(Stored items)
*** Block opens ***

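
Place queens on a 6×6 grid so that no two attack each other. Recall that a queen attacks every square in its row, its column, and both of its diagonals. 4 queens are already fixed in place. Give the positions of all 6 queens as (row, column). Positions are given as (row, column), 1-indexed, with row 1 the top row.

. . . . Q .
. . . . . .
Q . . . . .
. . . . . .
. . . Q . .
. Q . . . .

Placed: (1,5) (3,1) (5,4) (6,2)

Row 2: attacked by (1,5)→{4,5,6}; (3,1)→{1,2}; (5,4)→{1,4}; (6,2)→{2,6}. Safe: 3. Place at column 3.
Row 4: attacked by (1,5)→{2,5}; (2,3)→{1,3,5}; (3,1)→{1,2}; (5,4)→{3,4,5}; (6,2)→{2,4}. Safe: 6. Place at column 6.
Columns [5, 3, 1, 6, 4, 2], r−c [-4, -1, 2, -2, 1, 4], r+c [6, 5, 4, 10, 9, 8] are all distinct, so no two queens attack.

(1,5) (2,3) (3,1) (4,6) (5,4) (6,2)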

*** Block closes ***

[Work required] Would you please write out all the entries exactly?

[Answer section]
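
Place queens on a 6×6 grid so that no two attack each other. Recall that a queen attacks every square in its row, its column, and both of its diagonals. 4 queens are already fixed in place. Give the positions of all 6 queens as (row, column). Positions are given as (row, column), 1-indexed, with row 1 the top row.

. . . . Q .
. . . . . .
Q . . . . .
. . . . . .
. . . Q . .
. Q . . . .

Placed: (1,5) (3,1) (5,4) (6,2)

Row 2: attacked by (1,5)→{4,5,6}; (3,1)→{1,2}; (5,4)→{1,4}; (6,2)→{2,6}. Safe: 3. Place at column 3.
Row 4: attacked by (1,5)→{2,5}; (2,3)→{1,3,5}; (3,1)→{1,2}; (5,4)→{3,4,5}; (6,2)→{2,4}. Safe: 6. Place at column 6.
Columns [5, 3, 1, 6, 4, 2], r−c [-4, -1, 2, -2, 1, 4], r+c [6, 5, 4, 10, 9, 8] are all distinct, so no two queens attack.

(1,5) (2,3) (3,1) (4,6) (5,4) (6,2)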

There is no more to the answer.